Exercise aim:
The whole listing is to be reproduced exactly as given.

******************************

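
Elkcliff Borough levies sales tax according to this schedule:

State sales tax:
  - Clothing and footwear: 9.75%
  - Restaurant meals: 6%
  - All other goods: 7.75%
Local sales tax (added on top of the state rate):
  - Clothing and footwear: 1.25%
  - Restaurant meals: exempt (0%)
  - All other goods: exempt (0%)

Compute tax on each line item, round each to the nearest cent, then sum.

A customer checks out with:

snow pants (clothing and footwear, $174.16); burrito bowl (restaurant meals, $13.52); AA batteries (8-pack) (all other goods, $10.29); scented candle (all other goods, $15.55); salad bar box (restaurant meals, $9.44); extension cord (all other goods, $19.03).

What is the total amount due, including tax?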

******************************

Task answer:
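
Elkcliff Borough levies sales tax according to this schedule:

State sales tax:
  - Clothing and footwear: 9.75%
  - Restaurant meals: 6%
  - All other goods: 7.75%
Local sales tax (added on top of the state rate):
  - Clothing and footwear: 1.25%
  - Restaurant meals: exempt (0%)
  - All other goods: exempt (0%)

Compute tax on each line item, round each to the nearest cent, then sum.

A customer checks out with:

snow pants (clothing and footwear, $174.16); burrito bowl (restaurant meals, $13.52); AA batteries (8-pack) (all other goods, $10.29); scented candle (all other goods, $15.55); salad bar box (restaurant meals, $9.44); extension cord (all other goods, $19.03).

What is the total amount due, including tax?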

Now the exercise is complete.